## TASK DETAILS
Please repeat the lines below exactly. Begin with the line containing "tick 1: P1 (value=9)" and go on through the line containing "At what tick".
DATA FOR PROCESSING below:
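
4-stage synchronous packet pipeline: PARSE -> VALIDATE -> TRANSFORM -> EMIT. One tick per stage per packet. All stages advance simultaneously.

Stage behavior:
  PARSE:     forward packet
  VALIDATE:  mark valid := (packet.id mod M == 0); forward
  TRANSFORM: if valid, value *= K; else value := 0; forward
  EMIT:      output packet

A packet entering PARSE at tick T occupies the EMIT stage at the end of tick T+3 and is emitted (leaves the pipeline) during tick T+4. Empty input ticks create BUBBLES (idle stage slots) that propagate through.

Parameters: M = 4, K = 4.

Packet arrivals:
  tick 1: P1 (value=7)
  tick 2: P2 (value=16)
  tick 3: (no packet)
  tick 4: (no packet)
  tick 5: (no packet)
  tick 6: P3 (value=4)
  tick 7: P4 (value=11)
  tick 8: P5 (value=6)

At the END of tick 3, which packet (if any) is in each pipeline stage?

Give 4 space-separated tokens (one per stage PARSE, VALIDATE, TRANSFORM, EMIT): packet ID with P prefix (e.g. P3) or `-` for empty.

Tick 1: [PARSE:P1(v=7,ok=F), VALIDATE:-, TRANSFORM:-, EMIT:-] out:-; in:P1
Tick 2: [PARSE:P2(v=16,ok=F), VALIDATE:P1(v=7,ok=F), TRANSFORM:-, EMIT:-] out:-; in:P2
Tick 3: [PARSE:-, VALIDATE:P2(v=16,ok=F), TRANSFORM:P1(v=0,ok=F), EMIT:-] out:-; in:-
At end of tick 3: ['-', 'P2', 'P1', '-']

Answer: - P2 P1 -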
End of DATA FOR PROCESSING.
DATA FOR PROCESSING below:
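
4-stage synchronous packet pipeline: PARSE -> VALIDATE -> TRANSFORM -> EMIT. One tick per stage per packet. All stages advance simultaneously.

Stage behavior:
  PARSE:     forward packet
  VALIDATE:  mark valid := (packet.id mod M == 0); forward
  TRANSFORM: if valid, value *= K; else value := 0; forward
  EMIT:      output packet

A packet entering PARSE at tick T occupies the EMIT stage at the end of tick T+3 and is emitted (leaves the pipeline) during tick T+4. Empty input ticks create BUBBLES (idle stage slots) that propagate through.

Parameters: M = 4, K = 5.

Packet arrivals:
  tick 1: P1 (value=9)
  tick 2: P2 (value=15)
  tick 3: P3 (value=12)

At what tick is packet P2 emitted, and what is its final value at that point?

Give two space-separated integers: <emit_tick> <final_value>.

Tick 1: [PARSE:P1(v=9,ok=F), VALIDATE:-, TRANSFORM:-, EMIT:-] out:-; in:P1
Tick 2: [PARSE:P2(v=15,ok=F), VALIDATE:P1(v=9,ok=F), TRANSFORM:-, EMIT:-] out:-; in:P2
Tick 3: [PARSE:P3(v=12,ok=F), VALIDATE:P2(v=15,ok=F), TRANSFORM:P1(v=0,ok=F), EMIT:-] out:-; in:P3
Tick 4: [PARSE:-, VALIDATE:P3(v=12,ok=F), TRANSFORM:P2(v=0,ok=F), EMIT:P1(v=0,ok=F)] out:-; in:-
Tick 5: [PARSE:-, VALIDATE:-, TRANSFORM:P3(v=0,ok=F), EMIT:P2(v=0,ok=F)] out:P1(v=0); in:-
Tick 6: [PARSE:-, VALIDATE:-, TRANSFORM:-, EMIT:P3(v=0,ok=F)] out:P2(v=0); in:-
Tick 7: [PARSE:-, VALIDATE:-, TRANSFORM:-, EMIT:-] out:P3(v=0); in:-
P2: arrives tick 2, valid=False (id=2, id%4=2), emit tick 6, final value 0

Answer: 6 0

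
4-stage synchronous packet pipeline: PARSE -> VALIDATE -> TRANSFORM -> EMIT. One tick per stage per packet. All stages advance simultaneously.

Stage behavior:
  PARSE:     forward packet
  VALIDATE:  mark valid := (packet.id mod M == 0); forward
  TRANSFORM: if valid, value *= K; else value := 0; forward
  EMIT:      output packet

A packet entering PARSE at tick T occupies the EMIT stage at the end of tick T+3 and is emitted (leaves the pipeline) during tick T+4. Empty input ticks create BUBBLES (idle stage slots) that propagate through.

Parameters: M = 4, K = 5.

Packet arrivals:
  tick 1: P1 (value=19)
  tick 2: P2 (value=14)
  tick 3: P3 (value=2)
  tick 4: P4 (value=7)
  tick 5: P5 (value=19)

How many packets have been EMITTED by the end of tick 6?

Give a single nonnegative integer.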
End of DATA FOR PROCESSING.
## SOLUTION BELOW
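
  tick 1: P1 (value=9)
  tick 2: P2 (value=15)
  tick 3: P3 (value=12)

At what tick is packet P2 emitted, and what is its final value at that point?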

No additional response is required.